▶ **What you should do**
What is asked for is the whole listing, given again word for word.

—————

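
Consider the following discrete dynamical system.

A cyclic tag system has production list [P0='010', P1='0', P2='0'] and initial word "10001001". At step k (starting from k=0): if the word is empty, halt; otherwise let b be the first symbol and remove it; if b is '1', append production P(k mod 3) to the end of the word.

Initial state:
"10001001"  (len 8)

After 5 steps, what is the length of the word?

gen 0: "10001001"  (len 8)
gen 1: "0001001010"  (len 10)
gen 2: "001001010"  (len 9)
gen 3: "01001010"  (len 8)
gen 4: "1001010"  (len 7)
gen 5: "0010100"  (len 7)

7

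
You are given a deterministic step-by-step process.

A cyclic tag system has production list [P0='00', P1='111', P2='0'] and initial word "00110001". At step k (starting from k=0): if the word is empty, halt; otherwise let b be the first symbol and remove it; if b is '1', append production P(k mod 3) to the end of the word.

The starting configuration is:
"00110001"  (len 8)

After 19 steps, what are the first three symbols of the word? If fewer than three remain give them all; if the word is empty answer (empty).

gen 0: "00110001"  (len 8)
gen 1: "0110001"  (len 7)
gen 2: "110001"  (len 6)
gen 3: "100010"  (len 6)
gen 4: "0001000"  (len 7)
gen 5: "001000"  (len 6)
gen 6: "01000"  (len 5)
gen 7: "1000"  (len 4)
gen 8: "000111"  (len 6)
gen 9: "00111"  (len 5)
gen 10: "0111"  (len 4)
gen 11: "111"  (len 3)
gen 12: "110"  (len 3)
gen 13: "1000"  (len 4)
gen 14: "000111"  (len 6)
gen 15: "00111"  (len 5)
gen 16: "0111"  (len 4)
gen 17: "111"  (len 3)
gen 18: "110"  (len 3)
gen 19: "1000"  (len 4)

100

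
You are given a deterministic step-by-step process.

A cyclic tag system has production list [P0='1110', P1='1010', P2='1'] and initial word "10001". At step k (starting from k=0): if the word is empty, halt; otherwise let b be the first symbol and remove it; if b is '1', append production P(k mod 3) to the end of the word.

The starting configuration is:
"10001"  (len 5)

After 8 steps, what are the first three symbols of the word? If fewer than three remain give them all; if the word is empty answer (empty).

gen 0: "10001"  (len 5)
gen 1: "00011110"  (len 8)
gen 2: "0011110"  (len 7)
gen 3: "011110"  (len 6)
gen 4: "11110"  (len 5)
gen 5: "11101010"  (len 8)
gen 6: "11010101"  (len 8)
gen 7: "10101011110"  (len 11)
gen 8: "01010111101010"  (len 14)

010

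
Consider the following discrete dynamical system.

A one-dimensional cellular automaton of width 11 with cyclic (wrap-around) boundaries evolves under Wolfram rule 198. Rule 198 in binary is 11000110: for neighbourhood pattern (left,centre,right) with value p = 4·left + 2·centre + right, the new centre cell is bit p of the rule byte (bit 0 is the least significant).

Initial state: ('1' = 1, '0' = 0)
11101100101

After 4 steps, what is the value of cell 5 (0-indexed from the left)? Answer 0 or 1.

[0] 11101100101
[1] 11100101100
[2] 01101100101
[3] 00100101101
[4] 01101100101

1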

—————

▶ **Answer space**
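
Consider the following discrete dynamical system.

A cyclic tag system has production list [P0='010', P1='0', P2='0'] and initial word "10001001". At step k (starting from k=0): if the word is empty, halt; otherwise let b be the first symbol and remove it; if b is '1', append production P(k mod 3) to the end of the word.

Initial state:
"10001001"  (len 8)

After 5 steps, what is the length of the word?

gen 0: "10001001"  (len 8)
gen 1: "0001001010"  (len 10)
gen 2: "001001010"  (len 9)
gen 3: "01001010"  (len 8)
gen 4: "1001010"  (len 7)
gen 5: "0010100"  (len 7)

7

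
You are given a deterministic step-by-step process.

A cyclic tag system has production list [P0='00', P1='111', P2='0'] and initial word "00110001". At step k (starting from k=0): if the word is empty, halt; otherwise let b be the first symbol and remove it; if b is '1', append production P(k mod 3) to the end of the word.

The starting configuration is:
"00110001"  (len 8)

After 19 steps, what are the first three symbols of the word? If fewer than three remain give them all; if the word is empty answer (empty).

gen 0: "00110001"  (len 8)
gen 1: "0110001"  (len 7)
gen 2: "110001"  (len 6)
gen 3: "100010"  (len 6)
gen 4: "0001000"  (len 7)
gen 5: "001000"  (len 6)
gen 6: "01000"  (len 5)
gen 7: "1000"  (len 4)
gen 8: "000111"  (len 6)
gen 9: "00111"  (len 5)
gen 10: "0111"  (len 4)
gen 11: "111"  (len 3)
gen 12: "110"  (len 3)
gen 13: "1000"  (len 4)
gen 14: "000111"  (len 6)
gen 15: "00111"  (len 5)
gen 16: "0111"  (len 4)
gen 17: "111"  (len 3)
gen 18: "110"  (len 3)
gen 19: "1000"  (len 4)

100

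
You are given a deterministic step-by-step process.

A cyclic tag system has production list [P0='1110', P1='1010', P2='1'] and initial word "10001". At step k (starting from k=0): if the word is empty, halt; otherwise let b be the first symbol and remove it; if b is '1', append production P(k mod 3) to the end of the word.

The starting configuration is:
"10001"  (len 5)

After 8 steps, what are the first three symbols of the word? If fewer than three remain give them all; if the word is empty answer (empty).

gen 0: "10001"  (len 5)
gen 1: "00011110"  (len 8)
gen 2: "0011110"  (len 7)
gen 3: "011110"  (len 6)
gen 4: "11110"  (len 5)
gen 5: "11101010"  (len 8)
gen 6: "11010101"  (len 8)
gen 7: "10101011110"  (len 11)
gen 8: "01010111101010"  (len 14)

010

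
Consider the following discrete dynamical system.

A one-dimensional cellular automaton of width 11 with cyclic (wrap-around) boundaries evolves under Wolfram rule 198. Rule 198 in binary is 11000110: for neighbourhood pattern (left,centre,right) with value p = 4·left + 2·centre + right, the new centre cell is bit p of the rule byte (bit 0 is the least significant).

Initial state: ('1' = 1, '0' = 0)
11101100101

After 4 steps, what is the value of cell 5 (0-indexed from the left)? Answer 0 or 1.

[0] 11101100101
[1] 11100101100
[2] 01101100101
[3] 00100101101
[4] 01101100101

1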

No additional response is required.